**Saved data entries:**
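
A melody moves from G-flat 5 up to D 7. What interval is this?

G to D spans five letter names (G-A-B-C-D), plus an octave: a twelfth.
Gb5 to D7 spans 20 semitones — one semitone wider than the perfect twelfth (19) — giving an augmented twelfth.
(Equivalently, a compound augmented fifth: an augmented fifth plus an octave.)

augmented twelfth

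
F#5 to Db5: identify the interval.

Descending from F#5 to Db5 is the same interval as ascending Db5 to F#5.
D to F spans three letter names (D-E-F): a third.
Db5 to F#5 spans 5 semitones — one semitone wider than the major third (4) — giving an augmented third.

A3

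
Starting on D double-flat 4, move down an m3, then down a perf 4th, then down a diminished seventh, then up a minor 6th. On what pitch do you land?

Dbb4 down a minor third → Bbb3 (3 semitones).
A perfect fourth down from Bbb3 is Fb3.
Down a diminished seventh from Fb3: G2 (9 semitones down).
Up a minor sixth from G2: Eb3 (8 semitones up).

E flat 3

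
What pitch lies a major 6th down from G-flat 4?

B-double-flat 3

The sixth takes the letter from G down to B.
A major sixth is 9 semitones; 9 semitones down from Gb4 gives Bbb3.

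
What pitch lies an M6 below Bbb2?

The sixth takes the letter from B down to D.
A major sixth spans 9 semitones, so from Bbb2 the target pitch is Dbb2.

Dbb2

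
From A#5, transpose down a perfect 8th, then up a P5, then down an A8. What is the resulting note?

A#5 down a perfect octave → A#4 (12 semitones).
A perfect fifth up from A#4 is E#5.
E#5 down an augmented octave → E4 (13 semitones).

E4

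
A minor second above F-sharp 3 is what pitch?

G 3

Two letter names up from F: G.
A minor second is 1 semitone; 1 semitone up from F#3 gives G3.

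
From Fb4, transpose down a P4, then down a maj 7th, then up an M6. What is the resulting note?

A perfect fourth down from Fb4 is Cb4.
Down a major seventh from Cb4: Dbb3 (11 semitones down).
A major sixth up from Dbb3 is Bbb3.

Bbb3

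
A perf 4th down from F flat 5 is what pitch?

C flat 5

Four letter names down from F: C.
A perfect fourth is 5 semitones; 5 semitones down from Fb5 gives Cb5.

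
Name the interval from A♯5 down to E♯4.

perfect 11th

Descending from A#5 to E#4 is the same interval as ascending E#4 to A#5.
E to A spans four letter names (E-F-G-A), plus an octave: an eleventh.
The perfect eleventh spans 17 semitones, and E#4 to A#5 is exactly 17 semitones — so this is a perfect eleventh.
(Equivalently, a compound perfect fourth: a perfect fourth plus an octave.)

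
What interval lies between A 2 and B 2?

M2

A to B spans two letter names (A-B): a second.
Counting semitones, A2→B2 is 2, which is the major second.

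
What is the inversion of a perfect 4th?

Interval numbers invert to sum to nine: 4 + 5 = 9, so a fourth inverts to a fifth.
Quality inverts too: perfect stays perfect. That makes the inversion a perfect fifth.

perfect fifth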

**TASK GOAL:** The records above need to be written out once more, exactly.

**OUTPUT OF THE TASK:**
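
A melody moves from G-flat 5 up to D 7. What interval is this?

G to D spans five letter names (G-A-B-C-D), plus an octave: a twelfth.
Gb5 to D7 spans 20 semitones — one semitone wider than the perfect twelfth (19) — giving an augmented twelfth.
(Equivalently, a compound augmented fifth: an augmented fifth plus an octave.)

augmented twelfth

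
F#5 to Db5: identify the interval.

Descending from F#5 to Db5 is the same interval as ascending Db5 to F#5.
D to F spans three letter names (D-E-F): a third.
Db5 to F#5 spans 5 semitones — one semitone wider than the major third (4) — giving an augmented third.

A3

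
Starting on D double-flat 4, move down an m3, then down a perf 4th, then down a diminished seventh, then up a minor 6th. On what pitch do you land?

Dbb4 down a minor third → Bbb3 (3 semitones).
A perfect fourth down from Bbb3 is Fb3.
Down a diminished seventh from Fb3: G2 (9 semitones down).
Up a minor sixth from G2: Eb3 (8 semitones up).

E flat 3

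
What pitch lies a major 6th down from G-flat 4?

B-double-flat 3

The sixth takes the letter from G down to B.
A major sixth is 9 semitones; 9 semitones down from Gb4 gives Bbb3.

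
What pitch lies an M6 below Bbb2?

The sixth takes the letter from B down to D.
A major sixth spans 9 semitones, so from Bbb2 the target pitch is Dbb2.

Dbb2

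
From A#5, transpose down a perfect 8th, then up a P5, then down an A8. What is the resulting note?

A#5 down a perfect octave → A#4 (12 semitones).
A perfect fifth up from A#4 is E#5.
E#5 down an augmented octave → E4 (13 semitones).

E4

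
A minor second above F-sharp 3 is what pitch?

G 3

Two letter names up from F: G.
A minor second is 1 semitone; 1 semitone up from F#3 gives G3.

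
From Fb4, transpose down a P4, then down a maj 7th, then up an M6. What is the resulting note?

A perfect fourth down from Fb4 is Cb4.
Down a major seventh from Cb4: Dbb3 (11 semitones down).
A major sixth up from Dbb3 is Bbb3.

Bbb3

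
A perf 4th down from F flat 5 is what pitch?

C flat 5

Four letter names down from F: C.
A perfect fourth is 5 semitones; 5 semitones down from Fb5 gives Cb5.

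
Name the interval from A♯5 down to E♯4.

perfect 11th

Descending from A#5 to E#4 is the same interval as ascending E#4 to A#5.
E to A spans four letter names (E-F-G-A), plus an octave: an eleventh.
The perfect eleventh spans 17 semitones, and E#4 to A#5 is exactly 17 semitones — so this is a perfect eleventh.
(Equivalently, a compound perfect fourth: a perfect fourth plus an octave.)

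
What interval lies between A 2 and B 2?

M2

A to B spans two letter names (A-B): a second.
Counting semitones, A2→B2 is 2, which is the major second.

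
What is the inversion of a perfect 4th?

Interval numbers invert to sum to nine: 4 + 5 = 9, so a fourth inverts to a fifth.
Quality inverts too: perfect stays perfect. That makes the inversion a perfect fifth.

perfect fifth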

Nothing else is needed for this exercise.